*** Opening Study material ***

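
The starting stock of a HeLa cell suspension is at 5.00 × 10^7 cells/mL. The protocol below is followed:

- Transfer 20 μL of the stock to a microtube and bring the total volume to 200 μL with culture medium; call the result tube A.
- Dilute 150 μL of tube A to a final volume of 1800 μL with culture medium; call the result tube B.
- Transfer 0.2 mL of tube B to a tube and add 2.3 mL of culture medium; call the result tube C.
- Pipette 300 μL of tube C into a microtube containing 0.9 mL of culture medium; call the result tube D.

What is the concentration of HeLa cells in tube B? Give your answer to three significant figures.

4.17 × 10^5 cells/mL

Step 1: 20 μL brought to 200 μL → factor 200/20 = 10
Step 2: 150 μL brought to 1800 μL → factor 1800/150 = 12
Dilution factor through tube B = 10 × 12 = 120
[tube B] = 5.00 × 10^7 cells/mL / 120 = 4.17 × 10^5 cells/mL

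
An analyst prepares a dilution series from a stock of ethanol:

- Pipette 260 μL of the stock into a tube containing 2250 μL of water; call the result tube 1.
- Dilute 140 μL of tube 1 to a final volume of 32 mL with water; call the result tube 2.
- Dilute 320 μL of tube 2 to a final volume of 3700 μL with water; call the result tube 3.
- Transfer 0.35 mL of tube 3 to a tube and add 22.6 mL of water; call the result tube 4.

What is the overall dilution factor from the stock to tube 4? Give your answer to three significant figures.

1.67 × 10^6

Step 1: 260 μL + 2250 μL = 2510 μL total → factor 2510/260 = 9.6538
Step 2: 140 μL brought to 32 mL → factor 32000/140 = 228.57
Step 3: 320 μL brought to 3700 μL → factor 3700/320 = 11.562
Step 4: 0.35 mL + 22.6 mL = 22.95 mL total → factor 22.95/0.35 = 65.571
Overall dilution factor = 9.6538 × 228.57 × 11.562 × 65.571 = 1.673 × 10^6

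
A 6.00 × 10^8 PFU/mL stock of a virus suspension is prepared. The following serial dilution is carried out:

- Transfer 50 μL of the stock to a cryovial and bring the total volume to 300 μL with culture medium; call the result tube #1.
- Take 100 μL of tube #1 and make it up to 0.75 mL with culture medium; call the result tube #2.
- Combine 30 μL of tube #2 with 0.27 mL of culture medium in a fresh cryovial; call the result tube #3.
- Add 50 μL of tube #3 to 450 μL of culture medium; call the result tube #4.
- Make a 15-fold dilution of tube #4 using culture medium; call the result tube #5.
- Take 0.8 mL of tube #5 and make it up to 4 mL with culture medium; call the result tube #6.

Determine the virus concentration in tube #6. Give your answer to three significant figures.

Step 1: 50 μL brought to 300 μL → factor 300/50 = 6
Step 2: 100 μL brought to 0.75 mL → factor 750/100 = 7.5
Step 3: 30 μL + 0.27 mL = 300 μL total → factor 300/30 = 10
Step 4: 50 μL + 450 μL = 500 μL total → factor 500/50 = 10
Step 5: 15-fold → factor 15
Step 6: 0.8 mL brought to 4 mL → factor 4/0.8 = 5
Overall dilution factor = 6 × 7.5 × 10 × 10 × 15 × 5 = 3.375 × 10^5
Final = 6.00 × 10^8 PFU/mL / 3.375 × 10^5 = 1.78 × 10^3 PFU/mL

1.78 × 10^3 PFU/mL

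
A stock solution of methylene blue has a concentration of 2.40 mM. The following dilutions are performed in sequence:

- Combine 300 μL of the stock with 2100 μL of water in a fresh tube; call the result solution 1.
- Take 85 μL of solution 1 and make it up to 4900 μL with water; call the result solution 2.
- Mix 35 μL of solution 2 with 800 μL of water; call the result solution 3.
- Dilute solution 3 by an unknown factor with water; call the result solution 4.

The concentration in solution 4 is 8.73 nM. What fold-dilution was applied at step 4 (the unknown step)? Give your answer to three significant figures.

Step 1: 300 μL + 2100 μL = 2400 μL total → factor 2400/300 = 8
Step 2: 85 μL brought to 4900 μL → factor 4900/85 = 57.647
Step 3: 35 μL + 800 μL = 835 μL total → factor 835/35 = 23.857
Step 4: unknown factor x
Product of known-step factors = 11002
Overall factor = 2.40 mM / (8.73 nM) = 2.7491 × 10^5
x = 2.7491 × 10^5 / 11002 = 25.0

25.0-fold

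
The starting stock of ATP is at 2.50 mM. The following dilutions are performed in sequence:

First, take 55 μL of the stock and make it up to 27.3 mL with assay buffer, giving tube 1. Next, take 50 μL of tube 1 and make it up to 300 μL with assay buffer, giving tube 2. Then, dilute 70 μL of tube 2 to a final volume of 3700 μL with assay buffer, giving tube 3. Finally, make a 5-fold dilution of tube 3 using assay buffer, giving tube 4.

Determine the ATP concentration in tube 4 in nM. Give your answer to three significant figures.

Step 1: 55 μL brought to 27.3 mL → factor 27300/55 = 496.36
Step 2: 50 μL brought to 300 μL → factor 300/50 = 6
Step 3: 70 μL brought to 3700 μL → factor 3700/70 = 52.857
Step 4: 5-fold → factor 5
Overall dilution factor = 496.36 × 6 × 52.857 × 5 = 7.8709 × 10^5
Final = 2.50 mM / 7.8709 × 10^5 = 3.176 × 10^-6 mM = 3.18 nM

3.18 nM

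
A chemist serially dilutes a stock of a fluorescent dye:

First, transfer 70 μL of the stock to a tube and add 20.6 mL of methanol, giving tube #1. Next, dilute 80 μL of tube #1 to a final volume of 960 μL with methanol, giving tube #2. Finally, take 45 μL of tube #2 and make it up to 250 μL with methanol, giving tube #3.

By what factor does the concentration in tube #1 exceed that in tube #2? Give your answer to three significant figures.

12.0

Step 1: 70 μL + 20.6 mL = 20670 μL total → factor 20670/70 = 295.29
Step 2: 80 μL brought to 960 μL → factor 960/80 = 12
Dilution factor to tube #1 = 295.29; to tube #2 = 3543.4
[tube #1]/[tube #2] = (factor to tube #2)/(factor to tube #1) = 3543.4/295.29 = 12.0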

*** Closing Study material ***

- **About this exercise**
Please reproduce, exactly as they appear above, the lines from the line containing "A 6.00 × 10^8" up to and including the line containing "- Take 100 μL".

- **Reply**
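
A 6.00 × 10^8 PFU/mL stock of a virus suspension is prepared. The following serial dilution is carried out:

- Transfer 50 μL of the stock to a cryovial and bring the total volume to 300 μL with culture medium; call the result tube #1.
- Take 100 μL of tube #1 and make it up to 0.75 mL with culture medium; call the result tube #2.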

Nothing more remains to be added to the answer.